YOUR OBJECTIVE:
Print every line of the listing below, starting with the line that holds "[T0] x = 1 | y = 1" and going on through the line that holds "A student claims the set of outcomes allowed under TSO", both included, and print nothing else.
● ● ●
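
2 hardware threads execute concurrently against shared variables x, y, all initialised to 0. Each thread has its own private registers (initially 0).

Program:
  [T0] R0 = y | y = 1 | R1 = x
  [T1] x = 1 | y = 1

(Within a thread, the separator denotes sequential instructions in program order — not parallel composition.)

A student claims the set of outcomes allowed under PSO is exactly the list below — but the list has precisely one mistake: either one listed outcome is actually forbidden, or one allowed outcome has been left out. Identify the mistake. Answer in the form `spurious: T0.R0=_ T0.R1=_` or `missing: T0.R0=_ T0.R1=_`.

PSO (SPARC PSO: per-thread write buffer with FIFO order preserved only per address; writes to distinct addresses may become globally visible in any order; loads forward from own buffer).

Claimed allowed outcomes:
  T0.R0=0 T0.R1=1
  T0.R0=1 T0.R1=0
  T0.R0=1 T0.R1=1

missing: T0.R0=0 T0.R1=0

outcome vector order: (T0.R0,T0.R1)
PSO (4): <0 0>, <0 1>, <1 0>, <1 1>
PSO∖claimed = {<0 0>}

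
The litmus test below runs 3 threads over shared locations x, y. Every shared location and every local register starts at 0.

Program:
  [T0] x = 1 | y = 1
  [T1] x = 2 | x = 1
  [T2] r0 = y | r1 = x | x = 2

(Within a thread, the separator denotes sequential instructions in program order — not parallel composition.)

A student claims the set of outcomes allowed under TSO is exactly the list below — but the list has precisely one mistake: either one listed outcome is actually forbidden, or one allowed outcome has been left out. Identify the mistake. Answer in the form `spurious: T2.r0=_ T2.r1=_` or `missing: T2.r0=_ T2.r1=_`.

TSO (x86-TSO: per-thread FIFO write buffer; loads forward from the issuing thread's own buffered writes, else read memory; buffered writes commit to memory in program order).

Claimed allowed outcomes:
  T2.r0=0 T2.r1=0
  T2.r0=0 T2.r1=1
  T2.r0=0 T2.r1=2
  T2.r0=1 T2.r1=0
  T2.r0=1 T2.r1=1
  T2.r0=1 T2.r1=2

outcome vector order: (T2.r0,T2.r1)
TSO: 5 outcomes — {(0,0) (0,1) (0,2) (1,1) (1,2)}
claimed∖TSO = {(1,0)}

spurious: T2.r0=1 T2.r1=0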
● ● ●
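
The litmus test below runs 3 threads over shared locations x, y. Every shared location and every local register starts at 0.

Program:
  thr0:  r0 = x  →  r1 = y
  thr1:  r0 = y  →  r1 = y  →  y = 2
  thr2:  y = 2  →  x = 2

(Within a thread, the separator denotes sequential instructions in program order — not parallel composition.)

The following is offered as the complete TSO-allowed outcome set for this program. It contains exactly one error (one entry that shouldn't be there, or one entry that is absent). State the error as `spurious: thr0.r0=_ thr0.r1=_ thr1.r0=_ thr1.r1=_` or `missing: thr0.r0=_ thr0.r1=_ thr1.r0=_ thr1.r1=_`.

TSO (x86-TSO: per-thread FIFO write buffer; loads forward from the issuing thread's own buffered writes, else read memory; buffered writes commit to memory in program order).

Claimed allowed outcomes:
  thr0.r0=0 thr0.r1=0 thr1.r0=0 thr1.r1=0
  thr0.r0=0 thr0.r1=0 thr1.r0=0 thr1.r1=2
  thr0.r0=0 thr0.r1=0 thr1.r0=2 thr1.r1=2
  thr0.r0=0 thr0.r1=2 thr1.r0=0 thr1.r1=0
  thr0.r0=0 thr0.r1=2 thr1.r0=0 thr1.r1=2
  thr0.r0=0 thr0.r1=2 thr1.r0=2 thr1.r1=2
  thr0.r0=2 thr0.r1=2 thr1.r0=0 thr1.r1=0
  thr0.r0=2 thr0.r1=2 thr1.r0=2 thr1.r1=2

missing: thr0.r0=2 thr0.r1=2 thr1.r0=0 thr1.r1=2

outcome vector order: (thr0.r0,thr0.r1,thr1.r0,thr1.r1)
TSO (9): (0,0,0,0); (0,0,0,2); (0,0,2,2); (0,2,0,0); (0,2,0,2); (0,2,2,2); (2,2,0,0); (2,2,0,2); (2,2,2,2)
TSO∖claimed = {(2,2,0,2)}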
● ● ●
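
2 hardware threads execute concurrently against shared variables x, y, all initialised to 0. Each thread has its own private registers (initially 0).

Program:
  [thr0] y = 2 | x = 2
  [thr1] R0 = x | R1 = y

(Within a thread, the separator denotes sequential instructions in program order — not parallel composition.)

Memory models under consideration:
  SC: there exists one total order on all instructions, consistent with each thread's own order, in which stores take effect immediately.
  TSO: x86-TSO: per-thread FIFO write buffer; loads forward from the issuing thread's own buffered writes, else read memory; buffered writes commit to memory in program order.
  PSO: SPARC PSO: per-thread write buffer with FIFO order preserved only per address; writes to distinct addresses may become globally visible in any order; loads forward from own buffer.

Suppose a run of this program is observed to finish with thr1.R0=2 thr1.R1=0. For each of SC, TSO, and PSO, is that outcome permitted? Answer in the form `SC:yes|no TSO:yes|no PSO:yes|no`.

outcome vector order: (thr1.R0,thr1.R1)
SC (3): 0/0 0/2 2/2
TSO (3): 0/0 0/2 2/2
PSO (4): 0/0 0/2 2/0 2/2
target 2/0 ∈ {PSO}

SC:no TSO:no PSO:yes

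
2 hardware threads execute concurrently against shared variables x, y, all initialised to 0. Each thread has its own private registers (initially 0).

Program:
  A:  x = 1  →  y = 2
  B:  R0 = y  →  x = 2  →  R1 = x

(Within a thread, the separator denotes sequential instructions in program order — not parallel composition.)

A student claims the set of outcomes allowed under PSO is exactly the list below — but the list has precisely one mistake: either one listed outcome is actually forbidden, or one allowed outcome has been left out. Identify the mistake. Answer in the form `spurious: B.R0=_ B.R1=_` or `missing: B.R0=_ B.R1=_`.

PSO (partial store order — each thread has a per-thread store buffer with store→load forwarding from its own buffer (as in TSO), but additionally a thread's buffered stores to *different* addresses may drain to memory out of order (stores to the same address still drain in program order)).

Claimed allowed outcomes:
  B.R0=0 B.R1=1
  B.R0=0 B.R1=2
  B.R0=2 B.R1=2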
● ● ●
YOUR RESPONSE:
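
  [T0] x = 1 | y = 1
  [T1] x = 2 | x = 1
  [T2] r0 = y | r1 = x | x = 2

(Within a thread, the separator denotes sequential instructions in program order — not parallel composition.)

A student claims the set of outcomes allowed under TSO is exactly the list below — but the list has precisely one mistake: either one listed outcome is actually forbidden, or one allowed outcome has been left out. Identify the mistake. Answer in the form `spurious: T2.r0=_ T2.r1=_` or `missing: T2.r0=_ T2.r1=_`.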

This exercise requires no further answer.